Data for analysis below:

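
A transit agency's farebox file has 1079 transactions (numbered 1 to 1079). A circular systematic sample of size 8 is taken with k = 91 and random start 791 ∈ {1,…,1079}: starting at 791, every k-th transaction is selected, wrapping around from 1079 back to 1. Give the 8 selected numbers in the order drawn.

791, 882, 973, 1064, 76, 167, 258, 349

Selection 1: 791
Selection 2: 791 + 91 = 882
Selection 3: 882 + 91 = 973
Selection 4: 973 + 91 = 1064
Selection 5: 1064 + 91 = 1155 → 1155 − 1079 = 76
Selection 6: 76 + 91 = 167
Selection 7: 167 + 91 = 258
Selection 8: 258 + 91 = 349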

End of Data for analysis.

Task description
Write out the entries in full, exactly as given.

Solution for this problem
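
A transit agency's farebox file has 1079 transactions (numbered 1 to 1079). A circular systematic sample of size 8 is taken with k = 91 and random start 791 ∈ {1,…,1079}: starting at 791, every k-th transaction is selected, wrapping around from 1079 back to 1. Give the 8 selected numbers in the order drawn.

791, 882, 973, 1064, 76, 167, 258, 349

Selection 1: 791
Selection 2: 791 + 91 = 882
Selection 3: 882 + 91 = 973
Selection 4: 973 + 91 = 1064
Selection 5: 1064 + 91 = 1155 → 1155 − 1079 = 76
Selection 6: 76 + 91 = 167
Selection 7: 167 + 91 = 258
Selection 8: 258 + 91 = 349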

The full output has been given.